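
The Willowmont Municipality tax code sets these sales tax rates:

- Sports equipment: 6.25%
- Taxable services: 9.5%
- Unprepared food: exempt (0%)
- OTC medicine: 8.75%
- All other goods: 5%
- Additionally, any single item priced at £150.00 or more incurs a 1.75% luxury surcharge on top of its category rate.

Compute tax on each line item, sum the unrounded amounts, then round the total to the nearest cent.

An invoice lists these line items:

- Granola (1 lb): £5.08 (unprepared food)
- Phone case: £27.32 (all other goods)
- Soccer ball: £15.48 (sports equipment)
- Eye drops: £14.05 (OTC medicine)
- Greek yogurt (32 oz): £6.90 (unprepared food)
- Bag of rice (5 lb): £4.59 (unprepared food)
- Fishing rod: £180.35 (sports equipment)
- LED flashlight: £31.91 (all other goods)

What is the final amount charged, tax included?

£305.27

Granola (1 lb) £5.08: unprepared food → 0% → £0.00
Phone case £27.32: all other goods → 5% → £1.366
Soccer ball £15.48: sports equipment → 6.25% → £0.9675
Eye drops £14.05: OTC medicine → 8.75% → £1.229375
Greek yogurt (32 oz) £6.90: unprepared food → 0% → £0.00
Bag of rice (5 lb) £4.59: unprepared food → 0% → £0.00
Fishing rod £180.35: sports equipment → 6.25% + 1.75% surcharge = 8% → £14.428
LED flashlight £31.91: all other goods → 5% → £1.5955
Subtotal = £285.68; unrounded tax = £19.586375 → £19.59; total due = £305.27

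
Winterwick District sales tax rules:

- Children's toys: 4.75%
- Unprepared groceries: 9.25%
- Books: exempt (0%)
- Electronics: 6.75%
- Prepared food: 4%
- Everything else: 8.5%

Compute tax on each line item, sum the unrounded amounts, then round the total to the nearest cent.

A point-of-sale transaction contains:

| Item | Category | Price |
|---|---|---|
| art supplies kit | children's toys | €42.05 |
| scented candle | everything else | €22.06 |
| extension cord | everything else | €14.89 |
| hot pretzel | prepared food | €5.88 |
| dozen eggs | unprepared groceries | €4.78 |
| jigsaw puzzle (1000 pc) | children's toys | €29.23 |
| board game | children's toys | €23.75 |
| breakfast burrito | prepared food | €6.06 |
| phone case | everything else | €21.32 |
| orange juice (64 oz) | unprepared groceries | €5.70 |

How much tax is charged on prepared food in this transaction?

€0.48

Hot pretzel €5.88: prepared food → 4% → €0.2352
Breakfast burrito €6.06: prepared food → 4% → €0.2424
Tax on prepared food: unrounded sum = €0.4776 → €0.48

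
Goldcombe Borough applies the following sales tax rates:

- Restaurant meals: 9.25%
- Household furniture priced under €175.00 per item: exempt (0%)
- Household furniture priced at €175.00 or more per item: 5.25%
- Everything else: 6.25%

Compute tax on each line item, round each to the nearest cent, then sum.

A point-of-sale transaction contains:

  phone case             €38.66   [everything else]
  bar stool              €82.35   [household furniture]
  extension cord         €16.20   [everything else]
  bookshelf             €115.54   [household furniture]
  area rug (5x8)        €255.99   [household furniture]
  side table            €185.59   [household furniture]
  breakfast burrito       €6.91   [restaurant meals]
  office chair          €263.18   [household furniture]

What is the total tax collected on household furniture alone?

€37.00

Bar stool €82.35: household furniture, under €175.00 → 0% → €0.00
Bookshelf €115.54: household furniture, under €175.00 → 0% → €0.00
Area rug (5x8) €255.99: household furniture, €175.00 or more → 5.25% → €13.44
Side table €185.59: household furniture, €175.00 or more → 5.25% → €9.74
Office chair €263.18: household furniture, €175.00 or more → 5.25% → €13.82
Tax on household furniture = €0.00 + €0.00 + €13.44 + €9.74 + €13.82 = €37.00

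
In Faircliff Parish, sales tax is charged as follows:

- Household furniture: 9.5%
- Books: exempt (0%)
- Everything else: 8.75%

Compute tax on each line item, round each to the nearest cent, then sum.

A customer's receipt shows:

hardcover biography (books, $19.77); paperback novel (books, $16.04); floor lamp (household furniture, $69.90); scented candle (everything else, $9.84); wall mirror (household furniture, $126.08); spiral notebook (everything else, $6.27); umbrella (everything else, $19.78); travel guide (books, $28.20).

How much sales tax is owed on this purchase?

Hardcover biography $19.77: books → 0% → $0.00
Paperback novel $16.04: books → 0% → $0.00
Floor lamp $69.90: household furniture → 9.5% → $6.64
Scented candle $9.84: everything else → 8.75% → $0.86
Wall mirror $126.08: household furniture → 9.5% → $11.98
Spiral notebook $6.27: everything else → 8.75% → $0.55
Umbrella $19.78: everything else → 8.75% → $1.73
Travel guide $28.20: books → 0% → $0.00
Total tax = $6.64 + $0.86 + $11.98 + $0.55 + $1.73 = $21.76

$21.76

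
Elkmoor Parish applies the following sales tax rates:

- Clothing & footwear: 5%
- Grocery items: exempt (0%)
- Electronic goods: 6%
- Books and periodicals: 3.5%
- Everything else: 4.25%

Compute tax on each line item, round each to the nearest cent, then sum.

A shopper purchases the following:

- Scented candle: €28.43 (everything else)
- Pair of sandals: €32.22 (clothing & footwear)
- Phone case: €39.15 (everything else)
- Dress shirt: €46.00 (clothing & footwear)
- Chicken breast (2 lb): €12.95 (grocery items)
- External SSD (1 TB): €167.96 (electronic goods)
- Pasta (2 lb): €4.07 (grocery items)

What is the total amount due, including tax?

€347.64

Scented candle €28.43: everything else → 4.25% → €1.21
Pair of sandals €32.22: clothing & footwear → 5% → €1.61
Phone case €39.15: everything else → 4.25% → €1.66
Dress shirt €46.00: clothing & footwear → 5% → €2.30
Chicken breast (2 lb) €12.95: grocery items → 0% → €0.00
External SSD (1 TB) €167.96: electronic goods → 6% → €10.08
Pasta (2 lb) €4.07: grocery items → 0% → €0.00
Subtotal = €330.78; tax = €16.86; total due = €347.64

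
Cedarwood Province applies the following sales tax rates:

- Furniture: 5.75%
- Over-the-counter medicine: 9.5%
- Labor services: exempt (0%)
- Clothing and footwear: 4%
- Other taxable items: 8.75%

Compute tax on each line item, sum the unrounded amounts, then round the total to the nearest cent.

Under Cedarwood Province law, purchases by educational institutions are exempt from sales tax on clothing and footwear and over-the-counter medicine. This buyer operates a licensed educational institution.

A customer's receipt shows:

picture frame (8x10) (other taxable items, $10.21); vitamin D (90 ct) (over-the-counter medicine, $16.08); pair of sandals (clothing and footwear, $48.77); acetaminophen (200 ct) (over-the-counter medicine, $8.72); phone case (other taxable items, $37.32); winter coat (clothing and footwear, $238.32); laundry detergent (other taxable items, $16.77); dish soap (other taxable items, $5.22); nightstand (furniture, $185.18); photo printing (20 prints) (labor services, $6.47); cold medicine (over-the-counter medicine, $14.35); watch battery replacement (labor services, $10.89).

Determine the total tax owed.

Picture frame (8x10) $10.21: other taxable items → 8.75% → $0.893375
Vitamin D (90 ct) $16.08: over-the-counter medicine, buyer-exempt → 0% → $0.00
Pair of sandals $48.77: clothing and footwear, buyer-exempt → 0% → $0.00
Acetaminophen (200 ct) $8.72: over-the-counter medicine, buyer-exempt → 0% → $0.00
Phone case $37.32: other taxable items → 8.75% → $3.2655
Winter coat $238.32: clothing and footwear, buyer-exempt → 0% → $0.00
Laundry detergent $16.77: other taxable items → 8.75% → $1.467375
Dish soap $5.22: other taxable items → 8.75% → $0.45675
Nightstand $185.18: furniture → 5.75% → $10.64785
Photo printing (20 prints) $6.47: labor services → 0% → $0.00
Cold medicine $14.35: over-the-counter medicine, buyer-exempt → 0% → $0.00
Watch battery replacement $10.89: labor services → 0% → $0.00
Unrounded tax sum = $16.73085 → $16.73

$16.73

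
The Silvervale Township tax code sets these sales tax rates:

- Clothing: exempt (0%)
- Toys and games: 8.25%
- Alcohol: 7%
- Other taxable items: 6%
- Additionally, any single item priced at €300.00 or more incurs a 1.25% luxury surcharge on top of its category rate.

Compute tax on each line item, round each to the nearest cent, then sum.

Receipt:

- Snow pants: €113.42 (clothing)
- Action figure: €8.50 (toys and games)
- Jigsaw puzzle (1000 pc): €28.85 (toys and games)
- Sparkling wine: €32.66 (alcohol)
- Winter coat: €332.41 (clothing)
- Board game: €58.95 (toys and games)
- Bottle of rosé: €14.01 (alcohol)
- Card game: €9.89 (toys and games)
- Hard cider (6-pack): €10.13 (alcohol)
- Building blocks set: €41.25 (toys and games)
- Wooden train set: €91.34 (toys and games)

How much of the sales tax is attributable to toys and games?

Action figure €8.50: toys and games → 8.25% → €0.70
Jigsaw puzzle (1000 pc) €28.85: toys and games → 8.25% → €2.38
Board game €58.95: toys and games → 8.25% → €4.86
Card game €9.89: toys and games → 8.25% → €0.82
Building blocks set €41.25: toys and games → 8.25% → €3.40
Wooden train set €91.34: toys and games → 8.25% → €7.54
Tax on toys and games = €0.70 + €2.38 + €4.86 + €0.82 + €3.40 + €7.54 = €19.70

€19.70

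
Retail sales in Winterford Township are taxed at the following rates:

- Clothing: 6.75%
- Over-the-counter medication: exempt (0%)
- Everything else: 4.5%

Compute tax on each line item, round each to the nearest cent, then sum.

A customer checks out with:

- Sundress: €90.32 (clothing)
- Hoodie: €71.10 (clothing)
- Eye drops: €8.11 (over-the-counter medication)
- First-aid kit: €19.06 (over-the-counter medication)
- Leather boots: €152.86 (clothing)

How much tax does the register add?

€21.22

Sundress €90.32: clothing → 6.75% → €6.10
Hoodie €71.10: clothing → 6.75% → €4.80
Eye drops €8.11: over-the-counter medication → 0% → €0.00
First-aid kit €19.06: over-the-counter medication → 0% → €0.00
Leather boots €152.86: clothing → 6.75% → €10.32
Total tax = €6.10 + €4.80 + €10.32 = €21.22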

◇ ◇ ◇ ◇ ◇

### Requirement
In the material above, how many lines hold the word "groceries"? Say only the number.

### Answer to this problem
3